Activity:
Every entry that follows should be reproduced exactly.

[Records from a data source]
%%

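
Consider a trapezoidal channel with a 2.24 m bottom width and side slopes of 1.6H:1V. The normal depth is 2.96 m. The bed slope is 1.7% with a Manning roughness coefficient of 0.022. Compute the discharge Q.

With bottom width b = 2.24 m and side slope z = 1.6: A = (b + zy)y = (2.24 + 1.6×2.96)×2.96 = 20.65 m²; P = b + 2y√(1+z²) = 2.24 + 2×2.96×1.887 = 13.41 m.
Hydraulic radius R = A/P = 20.65/13.41 = 1.54 m.
Manning's equation: Q = (1/n) A R^(2/3) S^(1/2) = (1/0.022) × 20.65 × 1.54^(2/3) × 0.017^(1/2) = 163 m³/s.

Q = 163 m³/s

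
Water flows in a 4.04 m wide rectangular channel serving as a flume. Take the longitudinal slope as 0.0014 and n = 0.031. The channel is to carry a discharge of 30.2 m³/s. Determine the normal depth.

Manning's equation rearranged: A R^(2/3) = nQ / (1·√S) = 0.031 × 30.2 / (√0.0014) = 25.02.
At y = 3.41 m: A R^(2/3) = 16.14 — too small.
At y = 5.66 m: A R^(2/3) = 29.81 — too large.
At y = 4.88 m: A R^(2/3) = 25.01 — matches.

y_n = 4.88 m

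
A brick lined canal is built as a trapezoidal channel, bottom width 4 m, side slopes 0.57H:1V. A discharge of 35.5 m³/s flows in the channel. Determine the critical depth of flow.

At critical depth, Q² T / (g A³) = 1, i.e. A³/T = Q²/g = 35.5²/9.81 = 128.5.
Try y = 2.07 m: A³/T = 193.8 — too large.
Try y = 1.83 m: A³/T = 129.2 — matches.

y_c = 1.83 m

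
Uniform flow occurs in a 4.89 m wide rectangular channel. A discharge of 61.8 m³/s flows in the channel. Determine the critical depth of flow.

For a rectangular channel, critical depth y_c = (q²/g)^(1/3) where q = Q/b = 61.8/4.89 = 12.64 m²/s.
So y_c = (12.64²/9.81)^(1/3) = 2.53 m.

y_c = 2.53 m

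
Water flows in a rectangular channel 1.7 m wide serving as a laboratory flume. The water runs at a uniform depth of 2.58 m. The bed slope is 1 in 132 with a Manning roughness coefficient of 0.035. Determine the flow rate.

Q = 8.09 m³/s

Flow area A = b·y = 1.7 × 2.58 = 4.386 m². Wetted perimeter P = b + 2y = 1.7 + 2×2.58 = 6.86 m.
Hydraulic radius R = A/P = 4.386/6.86 = 0.6394 m.
Manning's equation: Q = (1/n) A R^(2/3) S^(1/2) = (1/0.035) × 4.386 × 0.6394^(2/3) × 0.007576^(1/2) = 8.09 m³/s.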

%%

Output for this exercise:
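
Consider a trapezoidal channel with a 2.24 m bottom width and side slopes of 1.6H:1V. The normal depth is 2.96 m. The bed slope is 1.7% with a Manning roughness coefficient of 0.022. Compute the discharge Q.

With bottom width b = 2.24 m and side slope z = 1.6: A = (b + zy)y = (2.24 + 1.6×2.96)×2.96 = 20.65 m²; P = b + 2y√(1+z²) = 2.24 + 2×2.96×1.887 = 13.41 m.
Hydraulic radius R = A/P = 20.65/13.41 = 1.54 m.
Manning's equation: Q = (1/n) A R^(2/3) S^(1/2) = (1/0.022) × 20.65 × 1.54^(2/3) × 0.017^(1/2) = 163 m³/s.

Q = 163 m³/s

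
Water flows in a 4.04 m wide rectangular channel serving as a flume. Take the longitudinal slope as 0.0014 and n = 0.031. The channel is to carry a discharge of 30.2 m³/s. Determine the normal depth.

Manning's equation rearranged: A R^(2/3) = nQ / (1·√S) = 0.031 × 30.2 / (√0.0014) = 25.02.
At y = 3.41 m: A R^(2/3) = 16.14 — too small.
At y = 5.66 m: A R^(2/3) = 29.81 — too large.
At y = 4.88 m: A R^(2/3) = 25.01 — matches.

y_n = 4.88 m

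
A brick lined canal is built as a trapezoidal channel, bottom width 4 m, side slopes 0.57H:1V. A discharge of 35.5 m³/s flows in the channel. Determine the critical depth of flow.

At critical depth, Q² T / (g A³) = 1, i.e. A³/T = Q²/g = 35.5²/9.81 = 128.5.
Try y = 2.07 m: A³/T = 193.8 — too large.
Try y = 1.83 m: A³/T = 129.2 — matches.

y_c = 1.83 m

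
Uniform flow occurs in a 4.89 m wide rectangular channel. A discharge of 61.8 m³/s flows in the channel. Determine the critical depth of flow.

For a rectangular channel, critical depth y_c = (q²/g)^(1/3) where q = Q/b = 61.8/4.89 = 12.64 m²/s.
So y_c = (12.64²/9.81)^(1/3) = 2.53 m.

y_c = 2.53 m

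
Water flows in a rectangular channel 1.7 m wide serving as a laboratory flume. The water runs at a uniform depth of 2.58 m. The bed slope is 1 in 132 with a Manning roughness coefficient of 0.035. Determine the flow rate.

Q = 8.09 m³/s

Flow area A = b·y = 1.7 × 2.58 = 4.386 m². Wetted perimeter P = b + 2y = 1.7 + 2×2.58 = 6.86 m.
Hydraulic radius R = A/P = 4.386/6.86 = 0.6394 m.
Manning's equation: Q = (1/n) A R^(2/3) S^(1/2) = (1/0.035) × 4.386 × 0.6394^(2/3) × 0.007576^(1/2) = 8.09 m³/s.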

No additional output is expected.